Give back the material word for word, every line included.

-*-*-

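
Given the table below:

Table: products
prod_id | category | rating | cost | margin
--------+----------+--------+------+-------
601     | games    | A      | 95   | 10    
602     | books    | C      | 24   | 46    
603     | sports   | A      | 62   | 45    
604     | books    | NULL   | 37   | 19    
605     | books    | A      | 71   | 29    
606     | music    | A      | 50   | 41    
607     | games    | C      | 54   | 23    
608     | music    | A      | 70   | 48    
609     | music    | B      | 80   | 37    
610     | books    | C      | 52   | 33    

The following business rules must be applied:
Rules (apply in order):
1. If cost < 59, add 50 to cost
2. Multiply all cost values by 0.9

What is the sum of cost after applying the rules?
760.5

Step 1: Apply Rule 1 - Add 50 to records with cost < 59
  - 5 records affected: 217 + (5 × 50) = 467
  - Unaffected records: 378
  - Sum after Rule 1: 845
Step 2: Apply Rule 2 - Multiply all by 0.9
  - 845 × 0.9 = 760.5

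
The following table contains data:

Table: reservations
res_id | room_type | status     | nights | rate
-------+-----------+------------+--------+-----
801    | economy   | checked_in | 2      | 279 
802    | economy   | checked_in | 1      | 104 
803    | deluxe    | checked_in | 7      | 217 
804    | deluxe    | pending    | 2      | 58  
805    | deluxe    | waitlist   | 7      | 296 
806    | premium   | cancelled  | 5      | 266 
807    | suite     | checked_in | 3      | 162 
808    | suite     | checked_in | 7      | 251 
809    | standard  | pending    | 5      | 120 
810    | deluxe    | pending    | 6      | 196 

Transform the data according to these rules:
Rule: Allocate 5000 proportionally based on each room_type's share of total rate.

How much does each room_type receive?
deluxe: 1967.68, economy: 982.56, premium: 682.4, standard: 307.85, suite: 1059.52

Step 1: Calculate total rate = 1949
Step 2: Calculate each room_type's proportion:
  deluxe: 767/1949 = 39.35% → 1967.68
  economy: 383/1949 = 19.65% → 982.56
  premium: 266/1949 = 13.65% → 682.4
  standard: 120/1949 = 6.16% → 307.85
  suite: 413/1949 = 21.19% → 1059.52
Step 3: Verify: sum of allocations ≈ 5000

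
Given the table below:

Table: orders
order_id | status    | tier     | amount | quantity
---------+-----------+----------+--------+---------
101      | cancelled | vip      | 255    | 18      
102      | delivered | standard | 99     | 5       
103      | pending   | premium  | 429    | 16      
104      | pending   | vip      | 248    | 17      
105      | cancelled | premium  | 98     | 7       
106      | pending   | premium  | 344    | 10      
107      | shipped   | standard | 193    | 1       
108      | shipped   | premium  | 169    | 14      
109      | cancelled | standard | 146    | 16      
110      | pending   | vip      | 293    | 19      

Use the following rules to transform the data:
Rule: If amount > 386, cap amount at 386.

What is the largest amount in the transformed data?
386

Step 1: Original maximum amount = 429
Step 2: Apply cap at 386
Step 3: 1 records had amount > 386 and were capped
Step 4: Maximum after transformation = 386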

-*-*-

### THE COMPLETED TASK
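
Given the table below:

Table: products
prod_id | category | rating | cost | margin
--------+----------+--------+------+-------
601     | games    | A      | 95   | 10    
602     | books    | C      | 24   | 46    
603     | sports   | A      | 62   | 45    
604     | books    | NULL   | 37   | 19    
605     | books    | A      | 71   | 29    
606     | music    | A      | 50   | 41    
607     | games    | C      | 54   | 23    
608     | music    | A      | 70   | 48    
609     | music    | B      | 80   | 37    
610     | books    | C      | 52   | 33    

The following business rules must be applied:
Rules (apply in order):
1. If cost < 59, add 50 to cost
2. Multiply all cost values by 0.9

What is the sum of cost after applying the rules?
760.5

Step 1: Apply Rule 1 - Add 50 to records with cost < 59
  - 5 records affected: 217 + (5 × 50) = 467
  - Unaffected records: 378
  - Sum after Rule 1: 845
Step 2: Apply Rule 2 - Multiply all by 0.9
  - 845 × 0.9 = 760.5

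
The following table contains data:

Table: reservations
res_id | room_type | status     | nights | rate
-------+-----------+------------+--------+-----
801    | economy   | checked_in | 2      | 279 
802    | economy   | checked_in | 1      | 104 
803    | deluxe    | checked_in | 7      | 217 
804    | deluxe    | pending    | 2      | 58  
805    | deluxe    | waitlist   | 7      | 296 
806    | premium   | cancelled  | 5      | 266 
807    | suite     | checked_in | 3      | 162 
808    | suite     | checked_in | 7      | 251 
809    | standard  | pending    | 5      | 120 
810    | deluxe    | pending    | 6      | 196 

Transform the data according to these rules:
Rule: Allocate 5000 proportionally based on each room_type's share of total rate.

How much does each room_type receive?
deluxe: 1967.68, economy: 982.56, premium: 682.4, standard: 307.85, suite: 1059.52

Step 1: Calculate total rate = 1949
Step 2: Calculate each room_type's proportion:
  deluxe: 767/1949 = 39.35% → 1967.68
  economy: 383/1949 = 19.65% → 982.56
  premium: 266/1949 = 13.65% → 682.4
  standard: 120/1949 = 6.16% → 307.85
  suite: 413/1949 = 21.19% → 1059.52
Step 3: Verify: sum of allocations ≈ 5000

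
Given the table below:

Table: orders
order_id | status    | tier     | amount | quantity
---------+-----------+----------+--------+---------
101      | cancelled | vip      | 255    | 18      
102      | delivered | standard | 99     | 5       
103      | pending   | premium  | 429    | 16      
104      | pending   | vip      | 248    | 17      
105      | cancelled | premium  | 98     | 7       
106      | pending   | premium  | 344    | 10      
107      | shipped   | standard | 193    | 1       
108      | shipped   | premium  | 169    | 14      
109      | cancelled | standard | 146    | 16      
110      | pending   | vip      | 293    | 19      

Use the following rules to transform the data:
Rule: If amount > 386, cap amount at 386.

What is the largest amount in the transformed data?
386

Step 1: Original maximum amount = 429
Step 2: Apply cap at 386
Step 3: 1 records had amount > 386 and were capped
Step 4: Maximum after transformation = 386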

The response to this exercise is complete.